[Excerpts from a dataset]
*** Begin section ***
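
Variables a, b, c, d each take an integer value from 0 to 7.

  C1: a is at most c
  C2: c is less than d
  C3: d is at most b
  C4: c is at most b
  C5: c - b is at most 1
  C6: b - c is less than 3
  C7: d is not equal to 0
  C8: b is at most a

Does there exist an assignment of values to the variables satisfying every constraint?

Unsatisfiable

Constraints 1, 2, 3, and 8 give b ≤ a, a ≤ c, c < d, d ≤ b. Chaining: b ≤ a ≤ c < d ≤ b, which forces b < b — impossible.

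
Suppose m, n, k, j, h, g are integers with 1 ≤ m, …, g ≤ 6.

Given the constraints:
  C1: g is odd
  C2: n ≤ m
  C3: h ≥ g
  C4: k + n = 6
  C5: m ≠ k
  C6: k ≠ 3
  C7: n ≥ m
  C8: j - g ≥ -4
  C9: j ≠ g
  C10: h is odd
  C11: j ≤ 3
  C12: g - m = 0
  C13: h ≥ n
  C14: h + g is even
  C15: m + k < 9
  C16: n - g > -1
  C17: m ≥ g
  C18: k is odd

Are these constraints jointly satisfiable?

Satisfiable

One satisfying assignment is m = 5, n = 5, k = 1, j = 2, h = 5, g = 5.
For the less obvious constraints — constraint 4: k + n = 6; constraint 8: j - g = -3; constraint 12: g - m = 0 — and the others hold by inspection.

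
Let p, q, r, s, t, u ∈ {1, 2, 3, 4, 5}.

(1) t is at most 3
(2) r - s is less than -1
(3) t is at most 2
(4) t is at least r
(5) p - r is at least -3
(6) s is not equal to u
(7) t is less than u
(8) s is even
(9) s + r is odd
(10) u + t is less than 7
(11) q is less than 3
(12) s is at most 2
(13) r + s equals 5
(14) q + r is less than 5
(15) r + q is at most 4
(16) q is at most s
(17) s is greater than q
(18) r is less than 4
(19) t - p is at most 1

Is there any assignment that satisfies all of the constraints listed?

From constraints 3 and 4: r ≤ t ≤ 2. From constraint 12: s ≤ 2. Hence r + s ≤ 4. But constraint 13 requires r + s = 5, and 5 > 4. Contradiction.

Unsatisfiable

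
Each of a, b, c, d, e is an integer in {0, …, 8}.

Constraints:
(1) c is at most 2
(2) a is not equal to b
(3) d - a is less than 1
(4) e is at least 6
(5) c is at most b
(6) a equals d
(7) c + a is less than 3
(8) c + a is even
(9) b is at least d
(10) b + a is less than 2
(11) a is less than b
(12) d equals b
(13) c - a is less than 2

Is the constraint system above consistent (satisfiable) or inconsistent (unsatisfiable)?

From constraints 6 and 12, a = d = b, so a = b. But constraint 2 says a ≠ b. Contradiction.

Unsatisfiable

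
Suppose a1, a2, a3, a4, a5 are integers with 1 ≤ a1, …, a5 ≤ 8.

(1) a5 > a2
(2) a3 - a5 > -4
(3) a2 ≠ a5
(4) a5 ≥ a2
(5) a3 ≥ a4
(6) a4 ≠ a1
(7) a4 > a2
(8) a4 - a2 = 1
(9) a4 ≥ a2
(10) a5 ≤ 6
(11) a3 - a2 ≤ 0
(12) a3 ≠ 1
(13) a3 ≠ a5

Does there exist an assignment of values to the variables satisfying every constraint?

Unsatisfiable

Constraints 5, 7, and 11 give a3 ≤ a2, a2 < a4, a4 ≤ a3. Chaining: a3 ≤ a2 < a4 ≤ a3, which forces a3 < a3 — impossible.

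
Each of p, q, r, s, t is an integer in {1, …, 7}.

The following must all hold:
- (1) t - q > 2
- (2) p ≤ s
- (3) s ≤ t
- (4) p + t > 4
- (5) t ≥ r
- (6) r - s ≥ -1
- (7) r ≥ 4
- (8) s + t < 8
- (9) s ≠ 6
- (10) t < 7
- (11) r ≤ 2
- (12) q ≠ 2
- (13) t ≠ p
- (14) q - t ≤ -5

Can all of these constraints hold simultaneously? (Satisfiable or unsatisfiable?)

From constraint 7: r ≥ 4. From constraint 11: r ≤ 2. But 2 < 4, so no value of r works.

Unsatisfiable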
*** End section ***
§ **Aim of the exercise**
Output exactly the line containing "(3) d - a is less than 1" together with every line after it, ending at the final line of the entries.

§ **Solved problem**
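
(3) d - a is less than 1
(4) e is at least 6
(5) c is at most b
(6) a equals d
(7) c + a is less than 3
(8) c + a is even
(9) b is at least d
(10) b + a is less than 2
(11) a is less than b
(12) d equals b
(13) c - a is less than 2

Is the constraint system above consistent (satisfiable) or inconsistent (unsatisfiable)?

From constraints 6 and 12, a = d = b, so a = b. But constraint 2 says a ≠ b. Contradiction.

Unsatisfiable

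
Suppose a1, a2, a3, a4, a5 are integers with 1 ≤ a1, …, a5 ≤ 8.

(1) a5 > a2
(2) a3 - a5 > -4
(3) a2 ≠ a5
(4) a5 ≥ a2
(5) a3 ≥ a4
(6) a4 ≠ a1
(7) a4 > a2
(8) a4 - a2 = 1
(9) a4 ≥ a2
(10) a5 ≤ 6
(11) a3 - a2 ≤ 0
(12) a3 ≠ 1
(13) a3 ≠ a5

Does there exist an assignment of values to the variables satisfying every constraint?

Unsatisfiable

Constraints 5, 7, and 11 give a3 ≤ a2, a2 < a4, a4 ≤ a3. Chaining: a3 ≤ a2 < a4 ≤ a3, which forces a3 < a3 — impossible.

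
Each of p, q, r, s, t is an integer in {1, …, 7}.

The following must all hold:
- (1) t - q > 2
- (2) p ≤ s
- (3) s ≤ t
- (4) p + t > 4
- (5) t ≥ r
- (6) r - s ≥ -1
- (7) r ≥ 4
- (8) s + t < 8
- (9) s ≠ 6
- (10) t < 7
- (11) r ≤ 2
- (12) q ≠ 2
- (13) t ≠ p
- (14) q - t ≤ -5

Can all of these constraints hold simultaneously? (Satisfiable or unsatisfiable?)

From constraint 7: r ≥ 4. From constraint 11: r ≤ 2. But 2 < 4, so no value of r works.

Unsatisfiable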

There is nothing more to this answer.